(Problem description): Retype each entry. Leave every word as it is.

(Data supplied):

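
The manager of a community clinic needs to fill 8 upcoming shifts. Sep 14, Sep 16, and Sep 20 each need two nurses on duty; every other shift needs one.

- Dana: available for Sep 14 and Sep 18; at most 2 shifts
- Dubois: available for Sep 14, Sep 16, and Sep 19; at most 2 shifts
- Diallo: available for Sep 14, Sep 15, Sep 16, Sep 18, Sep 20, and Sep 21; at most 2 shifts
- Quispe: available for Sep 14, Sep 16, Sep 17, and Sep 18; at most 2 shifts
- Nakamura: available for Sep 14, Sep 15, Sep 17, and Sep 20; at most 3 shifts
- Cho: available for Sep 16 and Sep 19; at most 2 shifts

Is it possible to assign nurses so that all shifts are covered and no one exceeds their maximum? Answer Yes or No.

Sep 20 can only be covered by Diallo and Nakamura, so that assignment is forced.
Sep 21 can only be covered by Diallo, so that assignment is forced.
One valid schedule: Sep 14→Dana+Nakamura, Sep 15→Nakamura, Sep 16→Dubois+Quispe, Sep 17→Quispe, Sep 18→Dana, Sep 19→Dubois, Sep 20→Diallo+Nakamura, Sep 21→Diallo.
Loads: Dana 2/2, Dubois 2/2, Diallo 2/2, Quispe 2/2, Nakamura 3/3, Cho 0/2 — all within limits.

Yes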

(Exercise result):
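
The manager of a community clinic needs to fill 8 upcoming shifts. Sep 14, Sep 16, and Sep 20 each need two nurses on duty; every other shift needs one.

- Dana: available for Sep 14 and Sep 18; at most 2 shifts
- Dubois: available for Sep 14, Sep 16, and Sep 19; at most 2 shifts
- Diallo: available for Sep 14, Sep 15, Sep 16, Sep 18, Sep 20, and Sep 21; at most 2 shifts
- Quispe: available for Sep 14, Sep 16, Sep 17, and Sep 18; at most 2 shifts
- Nakamura: available for Sep 14, Sep 15, Sep 17, and Sep 20; at most 3 shifts
- Cho: available for Sep 16 and Sep 19; at most 2 shifts

Is it possible to assign nurses so that all shifts are covered and no one exceeds their maximum? Answer Yes or No.

Sep 20 can only be covered by Diallo and Nakamura, so that assignment is forced.
Sep 21 can only be covered by Diallo, so that assignment is forced.
One valid schedule: Sep 14→Dana+Nakamura, Sep 15→Nakamura, Sep 16→Dubois+Quispe, Sep 17→Quispe, Sep 18→Dana, Sep 19→Dubois, Sep 20→Diallo+Nakamura, Sep 21→Diallo.
Loads: Dana 2/2, Dubois 2/2, Diallo 2/2, Quispe 2/2, Nakamura 3/3, Cho 0/2 — all within limits.

Yes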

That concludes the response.